Among the entries that follow, find the lines holding "estimated" and say how many there are, with no other words.

[Supplied entries — start]

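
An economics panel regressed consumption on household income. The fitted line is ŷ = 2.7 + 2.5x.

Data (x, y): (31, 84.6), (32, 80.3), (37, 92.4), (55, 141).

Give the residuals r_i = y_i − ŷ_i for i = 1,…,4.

x=31: ŷ = 2.7 + 2.5·31 = 80.2; r = 84.6 − 80.2 = 4.4
x=32: ŷ = 2.7 + 2.5·32 = 82.7; r = 80.3 − 82.7 = -2.4
x=37: ŷ = 2.7 + 2.5·37 = 95.2; r = 92.4 − 95.2 = -2.8
x=55: ŷ = 2.7 + 2.5·55 = 140.2; r = 141 − 140.2 = 0.8

4.4, -2.4, -2.8, 0.8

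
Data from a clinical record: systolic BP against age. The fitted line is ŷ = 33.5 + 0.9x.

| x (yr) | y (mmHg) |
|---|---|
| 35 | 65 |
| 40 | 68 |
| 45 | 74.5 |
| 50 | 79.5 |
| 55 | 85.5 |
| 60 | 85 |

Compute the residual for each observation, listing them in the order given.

0, -1.5, 0.5, 1, 2.5, -2.5

x=35: ŷ = 33.5 + 0.9·35 = 65; r = 65 − 65 = 0
x=40: ŷ = 33.5 + 0.9·40 = 69.5; r = 68 − 69.5 = -1.5
x=45: ŷ = 33.5 + 0.9·45 = 74; r = 74.5 − 74 = 0.5
x=50: ŷ = 33.5 + 0.9·50 = 78.5; r = 79.5 − 78.5 = 1
x=55: ŷ = 33.5 + 0.9·55 = 83; r = 85.5 − 83 = 2.5
x=60: ŷ = 33.5 + 0.9·60 = 87.5; r = 85 − 87.5 = -2.5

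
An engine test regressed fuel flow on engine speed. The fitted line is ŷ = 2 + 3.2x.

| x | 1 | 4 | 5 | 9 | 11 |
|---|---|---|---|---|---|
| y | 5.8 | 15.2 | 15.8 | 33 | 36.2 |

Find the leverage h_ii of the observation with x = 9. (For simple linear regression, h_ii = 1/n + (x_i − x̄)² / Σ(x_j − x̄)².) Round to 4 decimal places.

x̄ = (1 + 4 + 5 + 9 + 11)/5 = 6
Σ(x − x̄)² = 25 + 4 + 1 + 9 + 25 = 64
h = 1/5 + (3)²/64 = 0.2 + 0.140625 = 0.3406

h = 0.3406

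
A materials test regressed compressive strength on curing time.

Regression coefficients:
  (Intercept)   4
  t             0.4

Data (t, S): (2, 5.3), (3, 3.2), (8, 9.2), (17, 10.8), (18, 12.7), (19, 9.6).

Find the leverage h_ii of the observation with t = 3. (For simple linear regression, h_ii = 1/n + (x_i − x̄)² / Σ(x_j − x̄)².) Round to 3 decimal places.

t̄ = (2 + 3 + 8 + 17 + 18 + 19)/6 = 11.1667
Σ(t − t̄)² = 84.0278 + 66.6944 + 10.0278 + 34.0278 + 46.6944 + 61.3611 = 302.833
h = 1/6 + (-8.16667)²/302.833 = 0.166667 + 0.220235 = 0.387

h = 0.387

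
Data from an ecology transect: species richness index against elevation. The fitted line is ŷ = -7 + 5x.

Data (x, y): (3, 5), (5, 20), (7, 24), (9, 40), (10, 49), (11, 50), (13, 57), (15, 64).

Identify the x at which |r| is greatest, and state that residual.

x=3: ŷ = -7 + 5·3 = 8; r = 5 − 8 = -3
x=5: ŷ = -7 + 5·5 = 18; r = 20 − 18 = 2
x=7: ŷ = -7 + 5·7 = 28; r = 24 − 28 = -4
x=9: ŷ = -7 + 5·9 = 38; r = 40 − 38 = 2
x=10: ŷ = -7 + 5·10 = 43; r = 49 − 43 = 6
x=11: ŷ = -7 + 5·11 = 48; r = 50 − 48 = 2
x=13: ŷ = -7 + 5·13 = 58; r = 57 − 58 = -1
x=15: ŷ = -7 + 5·15 = 68; r = 64 − 68 = -4
Largest |r| is 6 at x = 10, residual 6.

x = 10, r = 6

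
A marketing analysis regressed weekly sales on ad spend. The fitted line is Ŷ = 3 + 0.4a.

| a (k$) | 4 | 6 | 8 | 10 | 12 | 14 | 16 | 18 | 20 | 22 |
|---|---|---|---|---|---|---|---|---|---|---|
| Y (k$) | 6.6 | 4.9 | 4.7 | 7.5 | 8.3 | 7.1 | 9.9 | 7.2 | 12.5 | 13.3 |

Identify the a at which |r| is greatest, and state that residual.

a=4: Ŷ = 3 + 0.4·4 = 4.6; r = 6.6 − 4.6 = 2
a=6: Ŷ = 3 + 0.4·6 = 5.4; r = 4.9 − 5.4 = -0.5
a=8: Ŷ = 3 + 0.4·8 = 6.2; r = 4.7 − 6.2 = -1.5
a=10: Ŷ = 3 + 0.4·10 = 7; r = 7.5 − 7 = 0.5
a=12: Ŷ = 3 + 0.4·12 = 7.8; r = 8.3 − 7.8 = 0.5
a=14: Ŷ = 3 + 0.4·14 = 8.6; r = 7.1 − 8.6 = -1.5
a=16: Ŷ = 3 + 0.4·16 = 9.4; r = 9.9 − 9.4 = 0.5
a=18: Ŷ = 3 + 0.4·18 = 10.2; r = 7.2 − 10.2 = -3
a=20: Ŷ = 3 + 0.4·20 = 11; r = 12.5 − 11 = 1.5
a=22: Ŷ = 3 + 0.4·22 = 11.8; r = 13.3 − 11.8 = 1.5
Largest |r| is 3 at a = 18, residual -3.

a = 18, r = -3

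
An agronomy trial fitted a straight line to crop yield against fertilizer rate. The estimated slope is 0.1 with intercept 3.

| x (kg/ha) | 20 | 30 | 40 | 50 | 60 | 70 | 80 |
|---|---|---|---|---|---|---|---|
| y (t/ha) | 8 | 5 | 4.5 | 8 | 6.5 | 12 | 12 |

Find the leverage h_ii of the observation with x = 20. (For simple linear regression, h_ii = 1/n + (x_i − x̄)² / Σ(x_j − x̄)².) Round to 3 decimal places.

h = 0.464

x̄ = (20 + 30 + 40 + 50 + 60 + 70 + 80)/7 = 50
Σ(x − x̄)² = 900 + 400 + 100 + 0 + 100 + 400 + 900 = 2800
h = 1/7 + (-30)²/2800 = 0.142857 + 0.321429 = 0.464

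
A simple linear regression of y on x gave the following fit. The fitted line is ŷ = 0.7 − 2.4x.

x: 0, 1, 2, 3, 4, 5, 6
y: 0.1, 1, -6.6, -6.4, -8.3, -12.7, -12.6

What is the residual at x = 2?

ŷ = 0.7 − 2.4·2 = -4.1
r = -6.6 − (-4.1) = -2.5

r = -2.5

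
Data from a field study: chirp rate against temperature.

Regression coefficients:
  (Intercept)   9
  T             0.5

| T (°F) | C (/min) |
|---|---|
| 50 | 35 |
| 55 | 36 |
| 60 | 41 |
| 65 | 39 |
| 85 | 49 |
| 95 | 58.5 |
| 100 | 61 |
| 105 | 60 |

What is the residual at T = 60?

Ĉ = 9 + 0.5·60 = 39
r = 41 − 39 = 2

r = 2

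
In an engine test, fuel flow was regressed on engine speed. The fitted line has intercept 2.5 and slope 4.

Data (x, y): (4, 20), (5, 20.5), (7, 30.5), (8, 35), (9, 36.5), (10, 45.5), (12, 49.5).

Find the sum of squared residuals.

SSE = 20.5

x=4: ŷ = 2.5 + 4·4 = 18.5; e = 20 − 18.5 = 1.5
x=5: ŷ = 2.5 + 4·5 = 22.5; e = 20.5 − 22.5 = -2
x=7: ŷ = 2.5 + 4·7 = 30.5; e = 30.5 − 30.5 = 0
x=8: ŷ = 2.5 + 4·8 = 34.5; e = 35 − 34.5 = 0.5
x=9: ŷ = 2.5 + 4·9 = 38.5; e = 36.5 − 38.5 = -2
x=10: ŷ = 2.5 + 4·10 = 42.5; e = 45.5 − 42.5 = 3
x=12: ŷ = 2.5 + 4·12 = 50.5; e = 49.5 − 50.5 = -1
SSE = 2.25 + 4 + 0 + 0.25 + 4 + 9 + 1 = 20.5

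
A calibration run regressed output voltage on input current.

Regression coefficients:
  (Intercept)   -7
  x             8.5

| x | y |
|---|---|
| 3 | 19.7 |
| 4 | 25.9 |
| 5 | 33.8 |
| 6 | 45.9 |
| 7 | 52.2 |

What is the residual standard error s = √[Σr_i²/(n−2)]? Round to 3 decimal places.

x=3: ŷ = -7 + 8.5·3 = 18.5; r = 19.7 − 18.5 = 1.2
x=4: ŷ = -7 + 8.5·4 = 27; r = 25.9 − 27 = -1.1
x=5: ŷ = -7 + 8.5·5 = 35.5; r = 33.8 − 35.5 = -1.7
x=6: ŷ = -7 + 8.5·6 = 44; r = 45.9 − 44 = 1.9
x=7: ŷ = -7 + 8.5·7 = 52.5; r = 52.2 − 52.5 = -0.3
SSE = 1.44 + 1.21 + 2.89 + 3.61 + 0.09 = 9.24
s = √(9.24/3) = √3.08 ≈ 1.755

s = 1.755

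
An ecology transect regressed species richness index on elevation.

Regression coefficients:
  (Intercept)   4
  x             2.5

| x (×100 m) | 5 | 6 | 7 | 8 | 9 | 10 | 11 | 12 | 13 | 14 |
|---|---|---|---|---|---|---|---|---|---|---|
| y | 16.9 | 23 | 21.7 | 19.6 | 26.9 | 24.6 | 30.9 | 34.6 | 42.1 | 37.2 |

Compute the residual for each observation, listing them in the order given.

0.4, 4, 0.2, -4.4, 0.4, -4.4, -0.6, 0.6, 5.6, -1.8

x=5: ŷ = 4 + 2.5·5 = 16.5; r = 16.9 − 16.5 = 0.4
x=6: ŷ = 4 + 2.5·6 = 19; r = 23 − 19 = 4
x=7: ŷ = 4 + 2.5·7 = 21.5; r = 21.7 − 21.5 = 0.2
x=8: ŷ = 4 + 2.5·8 = 24; r = 19.6 − 24 = -4.4
x=9: ŷ = 4 + 2.5·9 = 26.5; r = 26.9 − 26.5 = 0.4
x=10: ŷ = 4 + 2.5·10 = 29; r = 24.6 − 29 = -4.4
x=11: ŷ = 4 + 2.5·11 = 31.5; r = 30.9 − 31.5 = -0.6
x=12: ŷ = 4 + 2.5·12 = 34; r = 34.6 − 34 = 0.6
x=13: ŷ = 4 + 2.5·13 = 36.5; r = 42.1 − 36.5 = 5.6
x=14: ŷ = 4 + 2.5·14 = 39; r = 37.2 − 39 = -1.8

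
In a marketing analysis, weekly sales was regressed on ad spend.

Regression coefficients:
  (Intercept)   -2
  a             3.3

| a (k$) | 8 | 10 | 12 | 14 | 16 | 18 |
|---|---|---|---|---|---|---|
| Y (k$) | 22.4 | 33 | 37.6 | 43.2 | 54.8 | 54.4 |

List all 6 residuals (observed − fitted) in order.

-2, 2, 0, -1, 4, -3

a=8: Ŷ = -2 + 3.3·8 = 24.4; e = 22.4 − 24.4 = -2
a=10: Ŷ = -2 + 3.3·10 = 31; e = 33 − 31 = 2
a=12: Ŷ = -2 + 3.3·12 = 37.6; e = 37.6 − 37.6 = 0
a=14: Ŷ = -2 + 3.3·14 = 44.2; e = 43.2 − 44.2 = -1
a=16: Ŷ = -2 + 3.3·16 = 50.8; e = 54.8 − 50.8 = 4
a=18: Ŷ = -2 + 3.3·18 = 57.4; e = 54.4 − 57.4 = -3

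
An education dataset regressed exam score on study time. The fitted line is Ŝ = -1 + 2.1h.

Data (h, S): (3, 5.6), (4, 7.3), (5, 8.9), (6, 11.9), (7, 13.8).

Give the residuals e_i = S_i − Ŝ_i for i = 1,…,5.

0.3, -0.1, -0.6, 0.3, 0.1

h=3: Ŝ = -1 + 2.1·3 = 5.3; e = 5.6 − 5.3 = 0.3
h=4: Ŝ = -1 + 2.1·4 = 7.4; e = 7.3 − 7.4 = -0.1
h=5: Ŝ = -1 + 2.1·5 = 9.5; e = 8.9 − 9.5 = -0.6
h=6: Ŝ = -1 + 2.1·6 = 11.6; e = 11.9 − 11.6 = 0.3
h=7: Ŝ = -1 + 2.1·7 = 13.7; e = 13.8 − 13.7 = 0.1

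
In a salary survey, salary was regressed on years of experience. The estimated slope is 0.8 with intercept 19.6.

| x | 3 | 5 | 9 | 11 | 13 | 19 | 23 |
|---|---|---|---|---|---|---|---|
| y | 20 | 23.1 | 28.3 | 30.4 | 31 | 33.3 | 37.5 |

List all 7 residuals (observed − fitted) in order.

x=3: ŷ = 19.6 + 0.8·3 = 22; r = 20 − 22 = -2
x=5: ŷ = 19.6 + 0.8·5 = 23.6; r = 23.1 − 23.6 = -0.5
x=9: ŷ = 19.6 + 0.8·9 = 26.8; r = 28.3 − 26.8 = 1.5
x=11: ŷ = 19.6 + 0.8·11 = 28.4; r = 30.4 − 28.4 = 2
x=13: ŷ = 19.6 + 0.8·13 = 30; r = 31 − 30 = 1
x=19: ŷ = 19.6 + 0.8·19 = 34.8; r = 33.3 − 34.8 = -1.5
x=23: ŷ = 19.6 + 0.8·23 = 38; r = 37.5 − 38 = -0.5

-2, -0.5, 1.5, 2, 1, -1.5, -0.5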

[Supplied entries — finish]

> [Result of the task] 2